To do:
How do the lines below between the ones holding "14. deliver 1→3" and "20. deliver 3→0", inclusive, read? Give them again exactly, with no other lines.

Stored records:
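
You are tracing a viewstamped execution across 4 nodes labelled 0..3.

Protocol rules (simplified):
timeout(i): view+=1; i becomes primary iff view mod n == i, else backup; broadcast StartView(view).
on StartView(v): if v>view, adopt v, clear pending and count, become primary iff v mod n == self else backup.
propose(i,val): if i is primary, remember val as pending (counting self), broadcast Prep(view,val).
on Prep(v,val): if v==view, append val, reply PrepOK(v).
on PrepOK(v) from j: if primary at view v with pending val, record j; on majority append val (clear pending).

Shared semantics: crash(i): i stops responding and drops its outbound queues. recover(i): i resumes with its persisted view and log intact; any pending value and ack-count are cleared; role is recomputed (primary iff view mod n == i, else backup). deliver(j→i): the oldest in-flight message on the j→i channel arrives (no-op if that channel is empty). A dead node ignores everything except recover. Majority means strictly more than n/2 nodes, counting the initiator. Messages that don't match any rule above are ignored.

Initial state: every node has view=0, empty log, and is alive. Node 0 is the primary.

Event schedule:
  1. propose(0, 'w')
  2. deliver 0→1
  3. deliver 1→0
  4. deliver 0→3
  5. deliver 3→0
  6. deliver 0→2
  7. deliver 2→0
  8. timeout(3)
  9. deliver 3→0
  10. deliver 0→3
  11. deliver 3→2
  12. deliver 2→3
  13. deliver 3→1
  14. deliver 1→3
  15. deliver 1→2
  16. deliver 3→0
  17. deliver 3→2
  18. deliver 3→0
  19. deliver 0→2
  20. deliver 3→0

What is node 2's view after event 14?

e1 propose(0,'w'): ·
e2 deliver 0→1: 1[back,v=0,w]
e3 deliver 1→0: ·
e4 deliver 0→3: 3[back,v=0,w]
e5 deliver 3→0: 0[prim,v=0,w]
e6 deliver 0→2: 2[back,v=0,w]
e7 deliver 2→0: ·
e8 timeout(3): 3[back,v=1,w]
e9 deliver 3→0: 0[back,v=1,w]
e10 deliver 0→3: ·
e11 deliver 3→2: 2[back,v=1,w]
e12 deliver 2→3: ·
e13 deliver 3→1: 1[prim,v=1,w]
e14 deliver 1→3: ·

1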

Exercise solution:
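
  14. deliver 1→3
  15. deliver 1→2
  16. deliver 3→0
  17. deliver 3→2
  18. deliver 3→0
  19. deliver 0→2
  20. deliver 3→0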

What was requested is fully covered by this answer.